=== Exercise material ===

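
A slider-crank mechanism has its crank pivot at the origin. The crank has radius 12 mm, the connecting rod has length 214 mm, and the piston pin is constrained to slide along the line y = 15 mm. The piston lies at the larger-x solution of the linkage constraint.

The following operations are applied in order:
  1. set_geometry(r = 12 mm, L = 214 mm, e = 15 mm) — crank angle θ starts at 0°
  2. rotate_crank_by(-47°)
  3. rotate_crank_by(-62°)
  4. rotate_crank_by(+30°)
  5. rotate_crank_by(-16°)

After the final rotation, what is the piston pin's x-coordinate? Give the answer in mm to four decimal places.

set_geometry: r = 12 mm, L = 214 mm, e = 15 mm; θ ← 0°
rotate_crank_by(-47°): θ ← 0° -47° = -47°
rotate_crank_by(-62°): θ ← -47° -62° = -109°
rotate_crank_by(+30°): θ ← -109° +30° = -79°
rotate_crank_by(-16°): θ ← -79° -16° = -95°
crank pin P = (r cos θ, r sin θ) = (-1.045869, -11.954336)
h = r sin θ − e = -11.954336 − 15 = -26.954336
x = r cos θ + √(L² − h²) = -1.045869 + √(45796.0 − 726.5362) = -1.045869 + 212.295699 = 211.249830

211.2498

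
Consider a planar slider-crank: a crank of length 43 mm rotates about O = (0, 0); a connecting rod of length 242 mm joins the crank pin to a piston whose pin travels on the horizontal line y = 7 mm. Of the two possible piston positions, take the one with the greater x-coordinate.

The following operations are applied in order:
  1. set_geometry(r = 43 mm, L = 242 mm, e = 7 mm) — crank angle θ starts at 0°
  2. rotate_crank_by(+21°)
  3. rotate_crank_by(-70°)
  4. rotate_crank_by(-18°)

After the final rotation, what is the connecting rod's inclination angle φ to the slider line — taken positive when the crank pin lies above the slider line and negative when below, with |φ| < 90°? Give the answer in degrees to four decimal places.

set_geometry: r = 43 mm, L = 242 mm, e = 7 mm; θ ← 0°
rotate_crank_by(+21°): θ ← 0° +21° = 21°
rotate_crank_by(-70°): θ ← 21° -70° = -49°
rotate_crank_by(-18°): θ ← -49° -18° = -67°
crank pin P = (r cos θ, r sin θ) = (16.801439, -39.581709)
h = r sin θ − e = -39.581709 − 7 = -46.581709
sin φ = h / L = -46.581709 / 242 = -0.19248640
φ = arcsin(-0.19248640) = -11.097923°

-11.0979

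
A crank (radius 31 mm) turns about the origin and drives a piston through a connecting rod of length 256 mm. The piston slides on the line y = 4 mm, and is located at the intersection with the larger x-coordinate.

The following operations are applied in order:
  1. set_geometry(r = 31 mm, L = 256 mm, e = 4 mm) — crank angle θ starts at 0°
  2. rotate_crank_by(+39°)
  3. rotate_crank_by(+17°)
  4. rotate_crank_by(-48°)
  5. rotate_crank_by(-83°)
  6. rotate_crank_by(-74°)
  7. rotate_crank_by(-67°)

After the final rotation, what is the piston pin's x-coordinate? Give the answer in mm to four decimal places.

230.5252

set_geometry: r = 31 mm, L = 256 mm, e = 4 mm; θ ← 0°
rotate_crank_by(+39°): θ ← 0° +39° = 39°
rotate_crank_by(+17°): θ ← 39° +17° = 56°
rotate_crank_by(-48°): θ ← 56° -48° = 8°
rotate_crank_by(-83°): θ ← 8° -83° = -75°
rotate_crank_by(-74°): θ ← -75° -74° = -149°
rotate_crank_by(-67°): θ ← -149° -67° = -216°
crank pin P = (r cos θ, r sin θ) = (-25.079527, 18.221343)
h = r sin θ − e = 18.221343 − 4 = 14.221343
x = r cos θ + √(L² − h²) = -25.079527 + √(65536.0 − 202.2466) = -25.079527 + 255.604682 = 230.525155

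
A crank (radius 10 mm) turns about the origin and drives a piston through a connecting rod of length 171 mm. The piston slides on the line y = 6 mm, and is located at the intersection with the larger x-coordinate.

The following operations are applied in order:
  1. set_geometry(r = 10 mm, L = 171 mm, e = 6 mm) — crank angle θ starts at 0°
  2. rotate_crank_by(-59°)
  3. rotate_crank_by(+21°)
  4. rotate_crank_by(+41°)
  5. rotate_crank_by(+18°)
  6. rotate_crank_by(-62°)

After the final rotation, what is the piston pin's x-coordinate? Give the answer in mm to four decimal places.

set_geometry: r = 10 mm, L = 171 mm, e = 6 mm; θ ← 0°
rotate_crank_by(-59°): θ ← 0° -59° = -59°
rotate_crank_by(+21°): θ ← -59° +21° = -38°
rotate_crank_by(+41°): θ ← -38° +41° = 3°
rotate_crank_by(+18°): θ ← 3° +18° = 21°
rotate_crank_by(-62°): θ ← 21° -62° = -41°
crank pin P = (r cos θ, r sin θ) = (7.547096, -6.560590)
h = r sin θ − e = -6.560590 − 6 = -12.560590
x = r cos θ + √(L² − h²) = 7.547096 + √(29241.0 − 157.7684) = 7.547096 + 170.538065 = 178.085161

178.0852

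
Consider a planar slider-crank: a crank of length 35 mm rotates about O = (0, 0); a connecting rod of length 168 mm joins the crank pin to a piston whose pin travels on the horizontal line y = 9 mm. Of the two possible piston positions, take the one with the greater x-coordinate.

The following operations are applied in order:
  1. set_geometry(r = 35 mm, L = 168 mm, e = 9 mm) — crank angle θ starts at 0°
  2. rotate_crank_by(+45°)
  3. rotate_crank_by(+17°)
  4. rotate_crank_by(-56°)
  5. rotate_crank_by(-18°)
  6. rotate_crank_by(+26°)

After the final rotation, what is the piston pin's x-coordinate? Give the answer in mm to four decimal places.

set_geometry: r = 35 mm, L = 168 mm, e = 9 mm; θ ← 0°
rotate_crank_by(+45°): θ ← 0° +45° = 45°
rotate_crank_by(+17°): θ ← 45° +17° = 62°
rotate_crank_by(-56°): θ ← 62° -56° = 6°
rotate_crank_by(-18°): θ ← 6° -18° = -12°
rotate_crank_by(+26°): θ ← -12° +26° = 14°
crank pin P = (r cos θ, r sin θ) = (33.960350, 8.467266)
h = r sin θ − e = 8.467266 − 9 = -0.532734
x = r cos θ + √(L² − h²) = 33.960350 + √(28224.0 − 0.2838) = 33.960350 + 167.999155 = 201.959506

201.9595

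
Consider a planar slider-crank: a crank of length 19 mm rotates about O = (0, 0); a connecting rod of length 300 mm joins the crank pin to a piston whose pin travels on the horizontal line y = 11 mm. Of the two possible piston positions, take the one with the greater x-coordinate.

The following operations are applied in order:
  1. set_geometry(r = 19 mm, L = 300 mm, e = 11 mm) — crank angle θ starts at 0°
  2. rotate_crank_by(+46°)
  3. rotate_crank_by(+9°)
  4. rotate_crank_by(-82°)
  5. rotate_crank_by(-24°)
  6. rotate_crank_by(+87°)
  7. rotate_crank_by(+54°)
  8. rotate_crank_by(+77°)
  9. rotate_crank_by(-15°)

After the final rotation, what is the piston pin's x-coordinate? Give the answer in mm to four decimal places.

set_geometry: r = 19 mm, L = 300 mm, e = 11 mm; θ ← 0°
rotate_crank_by(+46°): θ ← 0° +46° = 46°
rotate_crank_by(+9°): θ ← 46° +9° = 55°
rotate_crank_by(-82°): θ ← 55° -82° = -27°
rotate_crank_by(-24°): θ ← -27° -24° = -51°
rotate_crank_by(+87°): θ ← -51° +87° = 36°
rotate_crank_by(+54°): θ ← 36° +54° = 90°
rotate_crank_by(+77°): θ ← 90° +77° = 167°
rotate_crank_by(-15°): θ ← 167° -15° = 152°
crank pin P = (r cos θ, r sin θ) = (-16.776004, 8.919960)
h = r sin θ − e = 8.919960 − 11 = -2.080040
x = r cos θ + √(L² − h²) = -16.776004 + √(90000.0 − 4.3266) = -16.776004 + 299.992789 = 283.216785

283.2168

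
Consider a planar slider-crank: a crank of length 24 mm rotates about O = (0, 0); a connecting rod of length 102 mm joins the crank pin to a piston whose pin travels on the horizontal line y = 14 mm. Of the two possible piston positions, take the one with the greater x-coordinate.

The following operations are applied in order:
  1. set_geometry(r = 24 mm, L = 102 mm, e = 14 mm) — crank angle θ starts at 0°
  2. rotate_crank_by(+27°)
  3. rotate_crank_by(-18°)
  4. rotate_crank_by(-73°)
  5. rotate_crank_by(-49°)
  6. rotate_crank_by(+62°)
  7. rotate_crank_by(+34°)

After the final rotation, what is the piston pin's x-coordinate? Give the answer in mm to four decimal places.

122.7626

set_geometry: r = 24 mm, L = 102 mm, e = 14 mm; θ ← 0°
rotate_crank_by(+27°): θ ← 0° +27° = 27°
rotate_crank_by(-18°): θ ← 27° -18° = 9°
rotate_crank_by(-73°): θ ← 9° -73° = -64°
rotate_crank_by(-49°): θ ← -64° -49° = -113°
rotate_crank_by(+62°): θ ← -113° +62° = -51°
rotate_crank_by(+34°): θ ← -51° +34° = -17°
crank pin P = (r cos θ, r sin θ) = (22.951314, -7.016921)
h = r sin θ − e = -7.016921 − 14 = -21.016921
x = r cos θ + √(L² − h²) = 22.951314 + √(10404.0 − 441.7110) = 22.951314 + 99.811267 = 122.762581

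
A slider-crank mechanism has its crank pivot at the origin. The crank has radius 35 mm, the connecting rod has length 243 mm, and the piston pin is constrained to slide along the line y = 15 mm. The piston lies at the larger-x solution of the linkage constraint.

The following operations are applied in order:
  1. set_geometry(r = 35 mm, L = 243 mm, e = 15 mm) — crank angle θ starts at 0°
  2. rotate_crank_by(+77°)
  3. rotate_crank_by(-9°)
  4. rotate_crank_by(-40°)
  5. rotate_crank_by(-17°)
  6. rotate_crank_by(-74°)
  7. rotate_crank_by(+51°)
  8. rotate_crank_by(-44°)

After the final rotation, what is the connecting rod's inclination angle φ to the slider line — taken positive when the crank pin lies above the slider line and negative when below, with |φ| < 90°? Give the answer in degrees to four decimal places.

set_geometry: r = 35 mm, L = 243 mm, e = 15 mm; θ ← 0°
rotate_crank_by(+77°): θ ← 0° +77° = 77°
rotate_crank_by(-9°): θ ← 77° -9° = 68°
rotate_crank_by(-40°): θ ← 68° -40° = 28°
rotate_crank_by(-17°): θ ← 28° -17° = 11°
rotate_crank_by(-74°): θ ← 11° -74° = -63°
rotate_crank_by(+51°): θ ← -63° +51° = -12°
rotate_crank_by(-44°): θ ← -12° -44° = -56°
crank pin P = (r cos θ, r sin θ) = (19.571752, -29.016315)
h = r sin θ − e = -29.016315 − 15 = -44.016315
sin φ = h / L = -44.016315 / 243 = -0.18113710
φ = arcsin(-0.18113710) = -10.436000°

-10.4360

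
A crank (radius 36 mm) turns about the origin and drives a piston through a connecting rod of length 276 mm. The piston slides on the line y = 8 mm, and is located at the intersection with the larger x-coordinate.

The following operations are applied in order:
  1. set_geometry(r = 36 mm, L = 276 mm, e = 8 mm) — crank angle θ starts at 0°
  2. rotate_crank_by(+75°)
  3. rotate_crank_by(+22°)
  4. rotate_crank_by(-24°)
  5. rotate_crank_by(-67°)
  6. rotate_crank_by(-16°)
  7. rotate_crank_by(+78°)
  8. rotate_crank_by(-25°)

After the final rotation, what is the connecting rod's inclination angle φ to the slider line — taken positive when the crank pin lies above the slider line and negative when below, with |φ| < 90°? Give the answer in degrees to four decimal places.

set_geometry: r = 36 mm, L = 276 mm, e = 8 mm; θ ← 0°
rotate_crank_by(+75°): θ ← 0° +75° = 75°
rotate_crank_by(+22°): θ ← 75° +22° = 97°
rotate_crank_by(-24°): θ ← 97° -24° = 73°
rotate_crank_by(-67°): θ ← 73° -67° = 6°
rotate_crank_by(-16°): θ ← 6° -16° = -10°
rotate_crank_by(+78°): θ ← -10° +78° = 68°
rotate_crank_by(-25°): θ ← 68° -25° = 43°
crank pin P = (r cos θ, r sin θ) = (26.328733, 24.551941)
h = r sin θ − e = 24.551941 − 8 = 16.551941
sin φ = h / L = 16.551941 / 276 = 0.05997080
φ = arcsin(0.05997080) = 3.438137°

3.4381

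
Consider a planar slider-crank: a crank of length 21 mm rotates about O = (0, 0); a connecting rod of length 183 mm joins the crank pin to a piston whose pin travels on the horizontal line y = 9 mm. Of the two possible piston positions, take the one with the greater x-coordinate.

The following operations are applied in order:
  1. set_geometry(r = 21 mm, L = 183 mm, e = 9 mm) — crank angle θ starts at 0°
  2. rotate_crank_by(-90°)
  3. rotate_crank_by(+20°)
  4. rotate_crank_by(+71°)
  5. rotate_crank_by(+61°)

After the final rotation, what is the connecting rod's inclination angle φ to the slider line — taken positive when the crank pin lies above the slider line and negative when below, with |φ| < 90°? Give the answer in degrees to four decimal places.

set_geometry: r = 21 mm, L = 183 mm, e = 9 mm; θ ← 0°
rotate_crank_by(-90°): θ ← 0° -90° = -90°
rotate_crank_by(+20°): θ ← -90° +20° = -70°
rotate_crank_by(+71°): θ ← -70° +71° = 1°
rotate_crank_by(+61°): θ ← 1° +61° = 62°
crank pin P = (r cos θ, r sin θ) = (9.858903, 18.541899)
h = r sin θ − e = 18.541899 − 9 = 9.541899
sin φ = h / L = 9.541899 / 183 = 0.05214153
φ = arcsin(0.05214153) = 2.988845°

2.9888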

===

# Activity
Using only the entries above, output the line with "4. rotate_crank_by(-82°)", the line with "9. rotate_crank_by(-15°)", and all lines between them, exactly as they stand.

# Written response
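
  4. rotate_crank_by(-82°)
  5. rotate_crank_by(-24°)
  6. rotate_crank_by(+87°)
  7. rotate_crank_by(+54°)
  8. rotate_crank_by(+77°)
  9. rotate_crank_by(-15°)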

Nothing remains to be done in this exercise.